→ WHAT THE EXERCISE ASKS
Copy nothing before the line containing "Don't-cares: m4". Reproduce that line and all that follow, exactly, through the end of the records.

**** EXERCISE INPUTS ****

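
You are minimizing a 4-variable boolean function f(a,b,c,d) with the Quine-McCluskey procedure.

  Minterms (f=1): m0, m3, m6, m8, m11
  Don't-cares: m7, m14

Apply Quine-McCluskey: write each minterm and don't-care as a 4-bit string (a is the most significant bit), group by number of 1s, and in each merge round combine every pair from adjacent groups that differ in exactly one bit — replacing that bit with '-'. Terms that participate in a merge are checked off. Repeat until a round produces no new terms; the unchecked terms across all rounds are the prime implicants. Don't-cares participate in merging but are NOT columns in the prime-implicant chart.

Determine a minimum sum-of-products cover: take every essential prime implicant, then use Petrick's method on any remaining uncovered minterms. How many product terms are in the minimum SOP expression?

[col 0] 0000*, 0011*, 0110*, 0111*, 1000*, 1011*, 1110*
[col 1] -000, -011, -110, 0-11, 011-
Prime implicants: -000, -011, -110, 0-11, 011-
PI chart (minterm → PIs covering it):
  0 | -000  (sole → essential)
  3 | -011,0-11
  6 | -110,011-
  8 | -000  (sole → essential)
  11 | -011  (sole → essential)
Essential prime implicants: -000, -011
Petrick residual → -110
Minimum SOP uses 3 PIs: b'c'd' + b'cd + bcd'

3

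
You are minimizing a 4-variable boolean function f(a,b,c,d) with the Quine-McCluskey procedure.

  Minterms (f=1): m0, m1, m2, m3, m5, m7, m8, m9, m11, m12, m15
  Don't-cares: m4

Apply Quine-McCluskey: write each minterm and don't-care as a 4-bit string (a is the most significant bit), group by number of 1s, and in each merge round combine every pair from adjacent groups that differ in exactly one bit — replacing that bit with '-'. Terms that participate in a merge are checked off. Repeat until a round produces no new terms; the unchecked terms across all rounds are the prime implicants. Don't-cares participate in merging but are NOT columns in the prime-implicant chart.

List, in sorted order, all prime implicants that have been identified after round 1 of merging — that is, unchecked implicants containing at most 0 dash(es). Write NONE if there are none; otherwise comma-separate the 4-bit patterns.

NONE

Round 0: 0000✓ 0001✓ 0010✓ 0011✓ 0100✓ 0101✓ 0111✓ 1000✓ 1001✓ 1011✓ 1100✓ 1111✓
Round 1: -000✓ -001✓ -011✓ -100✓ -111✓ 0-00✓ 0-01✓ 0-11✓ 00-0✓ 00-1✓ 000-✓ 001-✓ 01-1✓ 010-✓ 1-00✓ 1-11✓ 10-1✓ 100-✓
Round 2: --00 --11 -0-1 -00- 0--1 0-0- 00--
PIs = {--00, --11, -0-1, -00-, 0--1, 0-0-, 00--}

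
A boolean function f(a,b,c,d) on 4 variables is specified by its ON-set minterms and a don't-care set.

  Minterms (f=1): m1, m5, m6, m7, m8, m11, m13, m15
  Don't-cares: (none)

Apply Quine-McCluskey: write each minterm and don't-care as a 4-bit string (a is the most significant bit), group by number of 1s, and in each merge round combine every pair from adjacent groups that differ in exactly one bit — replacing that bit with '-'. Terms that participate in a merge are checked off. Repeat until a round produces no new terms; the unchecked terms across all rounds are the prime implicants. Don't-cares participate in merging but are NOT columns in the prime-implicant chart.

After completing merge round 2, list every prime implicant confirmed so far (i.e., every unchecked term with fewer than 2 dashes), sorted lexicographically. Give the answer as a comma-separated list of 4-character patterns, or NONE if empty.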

****

→ SOLUTION FOR THIS PROBLEM
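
  Don't-cares: m4

Apply Quine-McCluskey: write each minterm and don't-care as a 4-bit string (a is the most significant bit), group by number of 1s, and in each merge round combine every pair from adjacent groups that differ in exactly one bit — replacing that bit with '-'. Terms that participate in a merge are checked off. Repeat until a round produces no new terms; the unchecked terms across all rounds are the prime implicants. Don't-cares participate in merging but are NOT columns in the prime-implicant chart.

List, in sorted order, all prime implicants that have been identified after round 1 of merging — that is, unchecked implicants containing at most 0 dash(es). Write NONE if there are none; otherwise comma-separate the 4-bit patterns.

NONE

Round 0: 0000✓ 0001✓ 0010✓ 0011✓ 0100✓ 0101✓ 0111✓ 1000✓ 1001✓ 1011✓ 1100✓ 1111✓
Round 1: -000✓ -001✓ -011✓ -100✓ -111✓ 0-00✓ 0-01✓ 0-11✓ 00-0✓ 00-1✓ 000-✓ 001-✓ 01-1✓ 010-✓ 1-00✓ 1-11✓ 10-1✓ 100-✓
Round 2: --00 --11 -0-1 -00- 0--1 0-0- 00--
PIs = {--00, --11, -0-1, -00-, 0--1, 0-0-, 00--}

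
A boolean function f(a,b,c,d) on 4 variables is specified by its ON-set minterms and a don't-care set.

  Minterms (f=1): m1, m5, m6, m7, m8, m11, m13, m15
  Don't-cares: (none)

Apply Quine-McCluskey: write each minterm and don't-care as a 4-bit string (a is the most significant bit), group by number of 1s, and in each merge round combine every pair from adjacent groups that differ in exactly one bit — replacing that bit with '-'. Terms that participate in a merge are checked off. Repeat until a round produces no new terms; the unchecked terms across all rounds are the prime implicants. Don't-cares participate in merging but are NOT columns in the prime-implicant chart.

After completing merge round 2, list every prime implicant confirmed so far (i.e., every unchecked term with fewer than 2 dashes), sorted lexicographically. Give the answer as a comma-separated list of 4-character patterns, or NONE if empty.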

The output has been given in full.